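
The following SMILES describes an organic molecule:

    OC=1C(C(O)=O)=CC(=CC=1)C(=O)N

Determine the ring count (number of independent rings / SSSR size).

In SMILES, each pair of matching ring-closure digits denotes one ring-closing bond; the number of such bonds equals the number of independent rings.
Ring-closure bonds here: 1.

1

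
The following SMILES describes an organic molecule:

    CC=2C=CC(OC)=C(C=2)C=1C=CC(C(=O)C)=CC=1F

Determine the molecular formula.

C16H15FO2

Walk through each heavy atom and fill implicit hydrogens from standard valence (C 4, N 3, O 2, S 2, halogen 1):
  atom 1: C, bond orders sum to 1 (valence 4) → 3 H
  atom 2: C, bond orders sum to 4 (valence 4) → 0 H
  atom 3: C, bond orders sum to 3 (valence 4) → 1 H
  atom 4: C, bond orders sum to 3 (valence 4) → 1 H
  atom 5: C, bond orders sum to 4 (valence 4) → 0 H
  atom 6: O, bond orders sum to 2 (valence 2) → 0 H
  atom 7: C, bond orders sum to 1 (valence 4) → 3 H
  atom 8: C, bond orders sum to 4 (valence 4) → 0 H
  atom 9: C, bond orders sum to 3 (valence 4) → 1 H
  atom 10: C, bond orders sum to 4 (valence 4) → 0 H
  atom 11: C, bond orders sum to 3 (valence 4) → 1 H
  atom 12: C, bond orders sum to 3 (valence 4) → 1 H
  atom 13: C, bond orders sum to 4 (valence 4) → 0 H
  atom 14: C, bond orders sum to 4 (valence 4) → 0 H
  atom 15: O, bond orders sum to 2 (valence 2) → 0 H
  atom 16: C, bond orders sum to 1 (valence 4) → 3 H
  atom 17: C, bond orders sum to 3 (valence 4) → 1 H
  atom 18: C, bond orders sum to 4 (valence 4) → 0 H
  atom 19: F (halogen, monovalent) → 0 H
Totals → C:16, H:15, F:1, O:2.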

══════════

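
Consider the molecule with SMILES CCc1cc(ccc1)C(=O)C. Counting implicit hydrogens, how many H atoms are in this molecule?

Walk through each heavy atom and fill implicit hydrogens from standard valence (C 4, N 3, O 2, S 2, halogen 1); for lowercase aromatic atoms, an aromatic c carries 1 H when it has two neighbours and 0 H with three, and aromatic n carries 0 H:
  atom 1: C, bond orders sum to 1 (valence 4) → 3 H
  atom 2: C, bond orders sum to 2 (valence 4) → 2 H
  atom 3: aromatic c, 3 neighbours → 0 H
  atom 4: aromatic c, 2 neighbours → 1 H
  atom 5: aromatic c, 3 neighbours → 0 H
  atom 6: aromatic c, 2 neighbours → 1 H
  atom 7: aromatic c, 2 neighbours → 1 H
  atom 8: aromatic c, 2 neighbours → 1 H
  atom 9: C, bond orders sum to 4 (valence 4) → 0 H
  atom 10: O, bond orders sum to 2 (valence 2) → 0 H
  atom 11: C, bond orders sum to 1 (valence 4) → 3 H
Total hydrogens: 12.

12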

══════════

Of the entries above, repeat exactly the lines between the line with "OC=1C(C(O)=O)=CC(=CC=1)C(=O)N" and the line with "CC=2C=CC(OC)=C(C=2)C=1C=CC(C(=O)C)=CC=1F", inclusive, and no others.

Written answer:
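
    OC=1C(C(O)=O)=CC(=CC=1)C(=O)N

Determine the ring count (number of independent rings / SSSR size).

In SMILES, each pair of matching ring-closure digits denotes one ring-closing bond; the number of such bonds equals the number of independent rings.
Ring-closure bonds here: 1.

1

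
The following SMILES describes an organic molecule:

    CC=2C=CC(OC)=C(C=2)C=1C=CC(C(=O)C)=CC=1F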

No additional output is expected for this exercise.